#### Material for this task:
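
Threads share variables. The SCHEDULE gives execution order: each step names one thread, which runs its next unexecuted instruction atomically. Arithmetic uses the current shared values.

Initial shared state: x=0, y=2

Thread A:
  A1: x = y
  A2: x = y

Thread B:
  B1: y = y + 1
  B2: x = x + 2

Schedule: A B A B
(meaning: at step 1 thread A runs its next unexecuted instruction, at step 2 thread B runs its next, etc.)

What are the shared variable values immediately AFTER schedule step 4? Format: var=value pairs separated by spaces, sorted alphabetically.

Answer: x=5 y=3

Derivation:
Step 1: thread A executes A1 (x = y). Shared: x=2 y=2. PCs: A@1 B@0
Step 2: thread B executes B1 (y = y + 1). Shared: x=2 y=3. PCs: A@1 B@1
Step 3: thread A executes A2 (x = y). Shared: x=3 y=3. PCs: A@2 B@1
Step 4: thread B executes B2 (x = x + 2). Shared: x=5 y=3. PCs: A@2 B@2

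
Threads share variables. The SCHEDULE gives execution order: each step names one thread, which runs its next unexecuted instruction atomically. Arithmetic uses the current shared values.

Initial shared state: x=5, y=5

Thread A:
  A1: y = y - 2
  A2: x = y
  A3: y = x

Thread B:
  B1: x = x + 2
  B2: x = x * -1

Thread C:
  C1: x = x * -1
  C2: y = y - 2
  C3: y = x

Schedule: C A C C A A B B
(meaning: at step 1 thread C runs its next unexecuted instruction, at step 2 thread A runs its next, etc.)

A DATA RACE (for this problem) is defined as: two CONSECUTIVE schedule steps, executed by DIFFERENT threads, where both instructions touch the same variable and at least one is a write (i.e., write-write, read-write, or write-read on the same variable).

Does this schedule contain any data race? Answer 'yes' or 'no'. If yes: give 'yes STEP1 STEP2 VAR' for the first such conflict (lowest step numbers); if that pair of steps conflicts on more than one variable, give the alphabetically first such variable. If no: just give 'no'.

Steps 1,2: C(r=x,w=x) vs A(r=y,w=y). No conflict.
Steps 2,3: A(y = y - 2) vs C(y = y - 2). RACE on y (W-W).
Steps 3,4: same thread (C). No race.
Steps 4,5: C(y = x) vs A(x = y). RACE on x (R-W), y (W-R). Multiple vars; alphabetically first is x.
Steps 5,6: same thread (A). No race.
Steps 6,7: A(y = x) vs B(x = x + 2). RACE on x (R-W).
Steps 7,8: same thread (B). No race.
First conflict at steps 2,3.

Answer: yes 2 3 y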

#### Work item:
From the line containing "Schedule: C A C C A A B B" to the last line of the records above, please write out every line exactly and add nothing.

#### Answer space:
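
Schedule: C A C C A A B B
(meaning: at step 1 thread C runs its next unexecuted instruction, at step 2 thread A runs its next, etc.)

A DATA RACE (for this problem) is defined as: two CONSECUTIVE schedule steps, executed by DIFFERENT threads, where both instructions touch the same variable and at least one is a write (i.e., write-write, read-write, or write-read on the same variable).

Does this schedule contain any data race? Answer 'yes' or 'no'. If yes: give 'yes STEP1 STEP2 VAR' for the first such conflict (lowest step numbers); if that pair of steps conflicts on more than one variable, give the alphabetically first such variable. If no: just give 'no'.

Steps 1,2: C(r=x,w=x) vs A(r=y,w=y). No conflict.
Steps 2,3: A(y = y - 2) vs C(y = y - 2). RACE on y (W-W).
Steps 3,4: same thread (C). No race.
Steps 4,5: C(y = x) vs A(x = y). RACE on x (R-W), y (W-R). Multiple vars; alphabetically first is x.
Steps 5,6: same thread (A). No race.
Steps 6,7: A(y = x) vs B(x = x + 2). RACE on x (R-W).
Steps 7,8: same thread (B). No race.
First conflict at steps 2,3.

Answer: yes 2 3 y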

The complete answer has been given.